▸ DESCRIPTION OF THE TASK:
Which lines below contain "clockwise"? Pull them out.

::::::

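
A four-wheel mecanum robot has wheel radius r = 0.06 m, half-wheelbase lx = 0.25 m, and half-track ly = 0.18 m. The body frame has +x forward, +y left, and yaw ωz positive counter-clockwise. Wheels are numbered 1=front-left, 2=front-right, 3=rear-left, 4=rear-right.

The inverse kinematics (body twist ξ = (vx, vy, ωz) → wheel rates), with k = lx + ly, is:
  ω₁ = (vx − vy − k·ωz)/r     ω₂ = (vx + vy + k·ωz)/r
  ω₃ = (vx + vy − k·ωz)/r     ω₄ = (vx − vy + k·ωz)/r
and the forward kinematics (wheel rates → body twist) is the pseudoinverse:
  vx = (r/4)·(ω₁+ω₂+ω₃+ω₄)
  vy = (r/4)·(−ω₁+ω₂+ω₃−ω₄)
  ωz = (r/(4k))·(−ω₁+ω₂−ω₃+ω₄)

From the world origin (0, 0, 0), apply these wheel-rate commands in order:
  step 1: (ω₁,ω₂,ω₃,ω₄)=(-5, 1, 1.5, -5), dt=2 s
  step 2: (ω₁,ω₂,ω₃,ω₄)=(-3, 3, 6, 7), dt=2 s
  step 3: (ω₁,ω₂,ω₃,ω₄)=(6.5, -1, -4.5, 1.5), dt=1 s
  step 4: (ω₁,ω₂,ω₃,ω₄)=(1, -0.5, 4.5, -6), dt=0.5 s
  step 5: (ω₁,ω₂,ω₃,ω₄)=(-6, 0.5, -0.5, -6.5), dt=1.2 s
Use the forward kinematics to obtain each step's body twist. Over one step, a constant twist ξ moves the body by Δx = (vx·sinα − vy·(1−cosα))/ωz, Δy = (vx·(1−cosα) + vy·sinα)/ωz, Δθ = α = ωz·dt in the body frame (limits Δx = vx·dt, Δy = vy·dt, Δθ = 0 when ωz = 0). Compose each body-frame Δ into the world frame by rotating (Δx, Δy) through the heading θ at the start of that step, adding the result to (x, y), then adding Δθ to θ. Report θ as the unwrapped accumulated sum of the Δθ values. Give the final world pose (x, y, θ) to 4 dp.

step 1: ξ=(vx,vy,ωz)=(-0.1125, 0.1875, -0.0174), dt=2.0 → body Δ=(-0.2184, 0.3788, -0.0349) → world pose (-0.2184, 0.3788, -0.0349)
step 2: ξ=(vx,vy,ωz)=(0.1950, 0.0750, 0.2442), dt=2.0 → body Δ=(0.3388, 0.2375, 0.4884) → world pose (0.1284, 0.6044, 0.4535)
step 3: ξ=(vx,vy,ωz)=(0.0375, -0.2025, -0.0523), dt=1.0 → body Δ=(0.0322, -0.2034, -0.0523) → world pose (0.2465, 0.4356, 0.4012)
step 4: ξ=(vx,vy,ωz)=(-0.0150, 0.1350, -0.4186), dt=0.5 → body Δ=(-0.0004, 0.0678, -0.2093) → world pose (0.2196, 0.4979, 0.1919)
step 5: ξ=(vx,vy,ωz)=(-0.1875, 0.1875, 0.0174), dt=1.2 → body Δ=(-0.2273, 0.2226, 0.0209) → world pose (-0.0460, 0.6731, 0.2128)

(-0.0460, 0.6731, 0.2128)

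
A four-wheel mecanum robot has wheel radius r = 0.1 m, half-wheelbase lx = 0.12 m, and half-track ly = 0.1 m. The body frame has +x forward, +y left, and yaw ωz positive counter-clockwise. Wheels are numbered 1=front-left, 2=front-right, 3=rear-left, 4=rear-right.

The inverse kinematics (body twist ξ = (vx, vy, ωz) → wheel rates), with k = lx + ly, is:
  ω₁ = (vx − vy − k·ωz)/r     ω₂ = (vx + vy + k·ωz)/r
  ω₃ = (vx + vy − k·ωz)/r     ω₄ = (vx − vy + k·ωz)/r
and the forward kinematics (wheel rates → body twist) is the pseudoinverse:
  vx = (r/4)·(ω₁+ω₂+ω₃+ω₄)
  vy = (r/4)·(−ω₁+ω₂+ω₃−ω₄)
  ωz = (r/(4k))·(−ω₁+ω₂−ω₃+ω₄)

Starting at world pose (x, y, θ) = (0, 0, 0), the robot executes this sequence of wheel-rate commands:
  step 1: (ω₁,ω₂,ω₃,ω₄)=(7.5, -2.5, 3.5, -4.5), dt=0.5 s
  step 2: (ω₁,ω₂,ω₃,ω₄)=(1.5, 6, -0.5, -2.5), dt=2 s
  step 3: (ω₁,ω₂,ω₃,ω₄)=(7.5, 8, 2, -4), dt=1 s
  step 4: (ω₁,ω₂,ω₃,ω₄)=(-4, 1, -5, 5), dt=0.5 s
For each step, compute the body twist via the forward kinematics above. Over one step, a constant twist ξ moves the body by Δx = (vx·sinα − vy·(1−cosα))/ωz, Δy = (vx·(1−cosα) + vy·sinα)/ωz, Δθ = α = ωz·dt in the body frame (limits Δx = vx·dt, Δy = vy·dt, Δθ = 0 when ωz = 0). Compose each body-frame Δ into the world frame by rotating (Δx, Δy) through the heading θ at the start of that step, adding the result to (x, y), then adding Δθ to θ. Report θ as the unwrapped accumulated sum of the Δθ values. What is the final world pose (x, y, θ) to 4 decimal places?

step 1: ξ=(vx,vy,ωz)=(0.1000, -0.0500, -2.0455), dt=0.5 → body Δ=(0.0300, -0.0443, -1.0227) → world pose (0.0300, -0.0443, -1.0227)
step 2: ξ=(vx,vy,ωz)=(0.1125, 0.1625, 0.2841), dt=2.0 → body Δ=(0.1232, 0.3700, 0.5682) → world pose (0.4100, 0.0433, -0.4545)
step 3: ξ=(vx,vy,ωz)=(0.3375, 0.1625, -0.6250), dt=1.0 → body Δ=(0.3651, 0.0500, -0.6250) → world pose (0.7600, -0.0720, -1.0795)
step 4: ξ=(vx,vy,ωz)=(-0.0750, -0.1250, 1.7045), dt=0.5 → body Δ=(-0.0081, -0.0702, 0.8523) → world pose (0.6943, -0.0980, -0.2273)

(0.6943, -0.0980, -0.2273)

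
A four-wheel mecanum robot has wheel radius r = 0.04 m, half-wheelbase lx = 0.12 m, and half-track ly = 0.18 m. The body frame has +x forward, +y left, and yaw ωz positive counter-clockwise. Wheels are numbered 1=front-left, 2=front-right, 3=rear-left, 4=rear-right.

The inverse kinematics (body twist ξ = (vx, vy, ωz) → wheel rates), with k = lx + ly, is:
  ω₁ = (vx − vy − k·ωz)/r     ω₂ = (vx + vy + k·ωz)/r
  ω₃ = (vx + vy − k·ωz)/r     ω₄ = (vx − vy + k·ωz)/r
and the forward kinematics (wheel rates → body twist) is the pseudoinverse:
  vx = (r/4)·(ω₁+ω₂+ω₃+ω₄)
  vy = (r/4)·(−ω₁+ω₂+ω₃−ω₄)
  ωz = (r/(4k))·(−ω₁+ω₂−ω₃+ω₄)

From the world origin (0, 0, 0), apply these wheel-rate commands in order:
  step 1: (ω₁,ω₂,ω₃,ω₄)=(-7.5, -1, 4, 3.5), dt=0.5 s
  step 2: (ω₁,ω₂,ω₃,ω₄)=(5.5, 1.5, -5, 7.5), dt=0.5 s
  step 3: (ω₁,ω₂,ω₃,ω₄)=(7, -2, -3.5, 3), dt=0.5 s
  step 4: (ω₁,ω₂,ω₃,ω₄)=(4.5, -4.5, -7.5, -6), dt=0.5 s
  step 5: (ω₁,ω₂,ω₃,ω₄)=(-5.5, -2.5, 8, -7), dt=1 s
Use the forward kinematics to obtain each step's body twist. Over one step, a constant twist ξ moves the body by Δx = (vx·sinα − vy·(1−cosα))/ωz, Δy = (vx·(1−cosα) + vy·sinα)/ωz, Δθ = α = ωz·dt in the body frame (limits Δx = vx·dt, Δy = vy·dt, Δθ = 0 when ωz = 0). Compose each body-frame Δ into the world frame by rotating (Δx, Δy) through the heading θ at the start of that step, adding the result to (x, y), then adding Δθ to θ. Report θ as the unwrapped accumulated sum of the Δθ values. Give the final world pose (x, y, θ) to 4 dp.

(-0.0134, 0.0157, -0.3250)

step 1: ξ=(vx,vy,ωz)=(-0.0100, 0.0700, 0.2000), dt=0.5 → body Δ=(-0.0067, 0.0347, 0.1000) → world pose (-0.0067, 0.0347, 0.1000)
step 2: ξ=(vx,vy,ωz)=(0.0950, -0.1650, 0.2833), dt=0.5 → body Δ=(0.0532, -0.0789, 0.1417) → world pose (0.0540, -0.0385, 0.2417)
step 3: ξ=(vx,vy,ωz)=(0.0450, -0.1550, -0.0833), dt=0.5 → body Δ=(0.0209, -0.0779, -0.0417) → world pose (0.0930, -0.1092, 0.2000)
step 4: ξ=(vx,vy,ωz)=(-0.1350, -0.1050, -0.2500), dt=0.5 → body Δ=(-0.0706, -0.0482, -0.1250) → world pose (0.0333, -0.1704, 0.0750)
step 5: ξ=(vx,vy,ωz)=(-0.0700, 0.1800, -0.4000), dt=1.0 → body Δ=(-0.0326, 0.1891, -0.4000) → world pose (-0.0134, 0.0157, -0.3250)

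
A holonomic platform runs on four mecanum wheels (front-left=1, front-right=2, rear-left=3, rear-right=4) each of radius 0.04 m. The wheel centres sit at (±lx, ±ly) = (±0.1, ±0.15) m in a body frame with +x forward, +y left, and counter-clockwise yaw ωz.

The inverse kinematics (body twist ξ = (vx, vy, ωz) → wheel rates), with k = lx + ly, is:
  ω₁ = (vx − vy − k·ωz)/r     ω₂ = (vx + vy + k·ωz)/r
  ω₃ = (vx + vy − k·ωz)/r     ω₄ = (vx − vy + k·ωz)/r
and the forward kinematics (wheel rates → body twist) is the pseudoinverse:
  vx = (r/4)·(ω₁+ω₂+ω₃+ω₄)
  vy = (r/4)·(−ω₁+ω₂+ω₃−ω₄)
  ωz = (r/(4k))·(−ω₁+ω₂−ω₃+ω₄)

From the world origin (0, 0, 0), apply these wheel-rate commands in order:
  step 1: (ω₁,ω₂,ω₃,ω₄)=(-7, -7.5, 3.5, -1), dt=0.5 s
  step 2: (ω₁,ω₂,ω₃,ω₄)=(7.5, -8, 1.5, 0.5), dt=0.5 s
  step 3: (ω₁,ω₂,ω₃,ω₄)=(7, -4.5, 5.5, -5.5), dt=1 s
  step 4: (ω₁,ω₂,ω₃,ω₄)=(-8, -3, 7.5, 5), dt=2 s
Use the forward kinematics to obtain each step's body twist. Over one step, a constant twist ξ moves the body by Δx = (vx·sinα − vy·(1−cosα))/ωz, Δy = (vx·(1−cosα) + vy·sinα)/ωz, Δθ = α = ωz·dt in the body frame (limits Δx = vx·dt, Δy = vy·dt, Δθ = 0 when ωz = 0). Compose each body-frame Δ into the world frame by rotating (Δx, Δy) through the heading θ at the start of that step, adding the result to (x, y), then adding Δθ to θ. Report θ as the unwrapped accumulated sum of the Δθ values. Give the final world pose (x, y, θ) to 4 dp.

step 1: ξ=(vx,vy,ωz)=(-0.1200, 0.0400, -0.2000), dt=0.5 → body Δ=(-0.0589, 0.0230, -0.1000) → world pose (-0.0589, 0.0230, -0.1000)
step 2: ξ=(vx,vy,ωz)=(0.0150, -0.1450, -0.6600), dt=0.5 → body Δ=(-0.0045, -0.0724, -0.3300) → world pose (-0.0706, -0.0486, -0.4300)
step 3: ξ=(vx,vy,ωz)=(0.0250, -0.0050, -0.9000), dt=1.0 → body Δ=(0.0197, -0.0149, -0.9000) → world pose (-0.0589, -0.0703, -1.3300)
step 4: ξ=(vx,vy,ωz)=(0.0150, 0.0750, 0.1000), dt=2.0 → body Δ=(0.0149, 0.1520, 0.2000) → world pose (0.0922, -0.0485, -1.1300)

(0.0922, -0.0485, -1.1300)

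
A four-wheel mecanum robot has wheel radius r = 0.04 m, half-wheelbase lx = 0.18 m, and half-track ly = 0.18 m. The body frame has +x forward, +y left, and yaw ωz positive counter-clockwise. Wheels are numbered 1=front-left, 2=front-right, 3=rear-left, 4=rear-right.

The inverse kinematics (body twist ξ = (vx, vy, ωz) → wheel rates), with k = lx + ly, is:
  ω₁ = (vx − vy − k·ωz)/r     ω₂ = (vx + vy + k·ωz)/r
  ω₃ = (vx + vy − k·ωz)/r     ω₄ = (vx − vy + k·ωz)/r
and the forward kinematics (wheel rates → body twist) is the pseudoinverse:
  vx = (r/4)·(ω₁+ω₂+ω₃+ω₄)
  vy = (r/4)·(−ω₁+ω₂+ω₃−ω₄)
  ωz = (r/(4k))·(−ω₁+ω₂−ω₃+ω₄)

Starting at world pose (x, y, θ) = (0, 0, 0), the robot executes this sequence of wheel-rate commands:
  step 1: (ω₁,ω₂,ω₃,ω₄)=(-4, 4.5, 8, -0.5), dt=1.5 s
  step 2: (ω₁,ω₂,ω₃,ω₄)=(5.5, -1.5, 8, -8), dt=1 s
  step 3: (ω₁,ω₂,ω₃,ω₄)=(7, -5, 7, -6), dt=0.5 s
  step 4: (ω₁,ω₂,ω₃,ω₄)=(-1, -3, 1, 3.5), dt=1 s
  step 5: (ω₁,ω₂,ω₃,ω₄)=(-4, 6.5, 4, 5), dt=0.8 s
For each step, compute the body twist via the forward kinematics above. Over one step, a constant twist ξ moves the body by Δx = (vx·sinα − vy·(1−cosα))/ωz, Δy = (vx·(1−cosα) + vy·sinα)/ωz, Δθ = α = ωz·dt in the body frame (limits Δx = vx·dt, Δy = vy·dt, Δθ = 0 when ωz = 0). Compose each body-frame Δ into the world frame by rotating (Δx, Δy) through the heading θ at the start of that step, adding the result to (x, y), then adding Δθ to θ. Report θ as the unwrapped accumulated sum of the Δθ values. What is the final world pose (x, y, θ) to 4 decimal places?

step 1: ξ=(vx,vy,ωz)=(0.0800, 0.1700, 0.0000), dt=1.5 → body Δ=(0.1200, 0.2550, 0.0000) → world pose (0.1200, 0.2550, 0.0000)
step 2: ξ=(vx,vy,ωz)=(0.0400, 0.0900, -0.6389), dt=1.0 → body Δ=(0.0651, 0.0717, -0.6389) → world pose (0.1851, 0.3267, -0.6389)
step 3: ξ=(vx,vy,ωz)=(0.0300, 0.0100, -0.6944), dt=0.5 → body Δ=(0.0156, 0.0023, -0.3472) → world pose (0.1990, 0.3192, -0.9861)
step 4: ξ=(vx,vy,ωz)=(0.0050, -0.0450, 0.0139), dt=1.0 → body Δ=(0.0053, -0.0450, 0.0139) → world pose (0.1644, 0.2900, -0.9722)
step 5: ξ=(vx,vy,ωz)=(0.1150, 0.0950, 0.3194), dt=0.8 → body Δ=(0.0813, 0.0869, 0.2556) → world pose (0.2820, 0.2717, -0.7167)

(0.2820, 0.2717, -0.7167)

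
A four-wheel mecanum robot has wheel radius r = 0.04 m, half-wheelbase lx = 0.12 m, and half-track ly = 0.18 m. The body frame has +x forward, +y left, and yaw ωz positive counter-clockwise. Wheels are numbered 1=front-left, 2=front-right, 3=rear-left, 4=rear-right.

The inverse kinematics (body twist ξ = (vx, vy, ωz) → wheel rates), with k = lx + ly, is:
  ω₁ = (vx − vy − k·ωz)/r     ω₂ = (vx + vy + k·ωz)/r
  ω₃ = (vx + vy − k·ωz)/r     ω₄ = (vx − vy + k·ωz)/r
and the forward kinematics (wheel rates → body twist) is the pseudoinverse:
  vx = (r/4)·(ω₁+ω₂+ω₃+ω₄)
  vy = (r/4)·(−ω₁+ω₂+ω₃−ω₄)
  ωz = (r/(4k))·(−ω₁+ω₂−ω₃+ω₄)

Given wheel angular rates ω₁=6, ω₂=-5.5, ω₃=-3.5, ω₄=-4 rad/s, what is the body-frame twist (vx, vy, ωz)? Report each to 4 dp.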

::::::

▸ RESPONSE AREA:
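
A four-wheel mecanum robot has wheel radius r = 0.06 m, half-wheelbase lx = 0.25 m, and half-track ly = 0.18 m. The body frame has +x forward, +y left, and yaw ωz positive counter-clockwise. Wheels are numbered 1=front-left, 2=front-right, 3=rear-left, 4=rear-right.
A four-wheel mecanum robot has wheel radius r = 0.1 m, half-wheelbase lx = 0.12 m, and half-track ly = 0.1 m. The body frame has +x forward, +y left, and yaw ωz positive counter-clockwise. Wheels are numbered 1=front-left, 2=front-right, 3=rear-left, 4=rear-right.
A four-wheel mecanum robot has wheel radius r = 0.04 m, half-wheelbase lx = 0.12 m, and half-track ly = 0.18 m. The body frame has +x forward, +y left, and yaw ωz positive counter-clockwise. Wheels are numbered 1=front-left, 2=front-right, 3=rear-left, 4=rear-right.
A holonomic platform runs on four mecanum wheels (front-left=1, front-right=2, rear-left=3, rear-right=4) each of radius 0.04 m. The wheel centres sit at (±lx, ±ly) = (±0.1, ±0.15) m in a body frame with +x forward, +y left, and counter-clockwise yaw ωz.
A four-wheel mecanum robot has wheel radius r = 0.04 m, half-wheelbase lx = 0.18 m, and half-track ly = 0.18 m. The body frame has +x forward, +y left, and yaw ωz positive counter-clockwise. Wheels are numbered 1=front-left, 2=front-right, 3=rear-left, 4=rear-right.
A four-wheel mecanum robot has wheel radius r = 0.04 m, half-wheelbase lx = 0.12 m, and half-track ly = 0.18 m. The body frame has +x forward, +y left, and yaw ωz positive counter-clockwise. Wheels are numbered 1=front-left, 2=front-right, 3=rear-left, 4=rear-right.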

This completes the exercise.